# The problem
Return exactly the lines of the records below, starting at the line that contains "B1: the branch" and ending at the line that contains "After the whole", with both of those lines kept.

Exercise material below:

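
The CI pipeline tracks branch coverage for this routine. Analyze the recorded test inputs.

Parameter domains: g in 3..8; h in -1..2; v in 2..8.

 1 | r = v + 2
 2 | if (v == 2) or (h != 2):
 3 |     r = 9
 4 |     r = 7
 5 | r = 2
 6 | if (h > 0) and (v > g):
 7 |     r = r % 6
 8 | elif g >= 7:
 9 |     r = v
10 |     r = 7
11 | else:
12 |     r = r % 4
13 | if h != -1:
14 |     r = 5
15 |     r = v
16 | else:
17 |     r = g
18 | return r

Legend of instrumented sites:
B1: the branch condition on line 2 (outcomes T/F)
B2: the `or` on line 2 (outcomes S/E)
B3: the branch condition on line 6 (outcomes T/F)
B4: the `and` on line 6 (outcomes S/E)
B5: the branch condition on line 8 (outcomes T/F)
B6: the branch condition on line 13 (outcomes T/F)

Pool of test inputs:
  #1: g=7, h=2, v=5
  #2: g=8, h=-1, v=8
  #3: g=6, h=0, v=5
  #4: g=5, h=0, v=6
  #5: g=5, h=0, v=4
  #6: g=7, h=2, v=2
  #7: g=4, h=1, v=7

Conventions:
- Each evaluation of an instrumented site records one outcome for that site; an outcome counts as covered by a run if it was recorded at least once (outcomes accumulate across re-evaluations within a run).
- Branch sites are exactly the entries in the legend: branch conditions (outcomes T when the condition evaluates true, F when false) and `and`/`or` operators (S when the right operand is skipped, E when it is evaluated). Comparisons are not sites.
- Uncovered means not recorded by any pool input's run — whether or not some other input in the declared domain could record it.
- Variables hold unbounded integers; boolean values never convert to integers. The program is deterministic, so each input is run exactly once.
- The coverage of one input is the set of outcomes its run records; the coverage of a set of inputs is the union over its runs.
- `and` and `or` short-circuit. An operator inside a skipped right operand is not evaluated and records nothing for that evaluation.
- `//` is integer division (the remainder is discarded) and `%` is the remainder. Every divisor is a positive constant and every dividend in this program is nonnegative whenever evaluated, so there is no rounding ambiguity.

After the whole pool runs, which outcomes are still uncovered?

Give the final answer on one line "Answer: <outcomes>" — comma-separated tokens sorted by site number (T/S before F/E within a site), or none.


#1 (g=7, h=2, v=5) -> covered: B1=F, B2=E, B3=F, B4=E, B5=T, B6=T
#2 (g=8, h=-1, v=8) -> covered: B1=T, B2=E, B3=F, B4=S, B5=T, B6=F
#3 (g=6, h=0, v=5) -> covered: B1=T, B2=E, B3=F, B4=S, B5=F, B6=T
#4 (g=5, h=0, v=6) -> covered: B1=T, B2=E, B3=F, B4=S, B5=F, B6=T
#5 (g=5, h=0, v=4) -> covered: B1=T, B2=E, B3=F, B4=S, B5=F, B6=T
#6 (g=7, h=2, v=2) -> covered: B1=T, B2=S, B3=F, B4=E, B5=T, B6=T
#7 (g=4, h=1, v=7) -> covered: B1=T, B2=E, B3=T, B4=E, B6=T
union over the pool: B1=T, B1=F, B2=S, B2=E, B3=T, B3=F, B4=S, B4=E, B5=T, B5=F, B6=T, B6=F
uncovered (0 of 12): none
Answer: none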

End of Exercise material.

# Output below
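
B1: the branch condition on line 2 (outcomes T/F)
B2: the `or` on line 2 (outcomes S/E)
B3: the branch condition on line 6 (outcomes T/F)
B4: the `and` on line 6 (outcomes S/E)
B5: the branch condition on line 8 (outcomes T/F)
B6: the branch condition on line 13 (outcomes T/F)

Pool of test inputs:
  #1: g=7, h=2, v=5
  #2: g=8, h=-1, v=8
  #3: g=6, h=0, v=5
  #4: g=5, h=0, v=6
  #5: g=5, h=0, v=4
  #6: g=7, h=2, v=2
  #7: g=4, h=1, v=7

Conventions:
- Each evaluation of an instrumented site records one outcome for that site; an outcome counts as covered by a run if it was recorded at least once (outcomes accumulate across re-evaluations within a run).
- Branch sites are exactly the entries in the legend: branch conditions (outcomes T when the condition evaluates true, F when false) and `and`/`or` operators (S when the right operand is skipped, E when it is evaluated). Comparisons are not sites.
- Uncovered means not recorded by any pool input's run — whether or not some other input in the declared domain could record it.
- Variables hold unbounded integers; boolean values never convert to integers. The program is deterministic, so each input is run exactly once.
- The coverage of one input is the set of outcomes its run records; the coverage of a set of inputs is the union over its runs.
- `and` and `or` short-circuit. An operator inside a skipped right operand is not evaluated and records nothing for that evaluation.
- `//` is integer division (the remainder is discarded) and `%` is the remainder. Every divisor is a positive constant and every dividend in this program is nonnegative whenever evaluated, so there is no rounding ambiguity.

After the whole pool runs, which outcomes are still uncovered?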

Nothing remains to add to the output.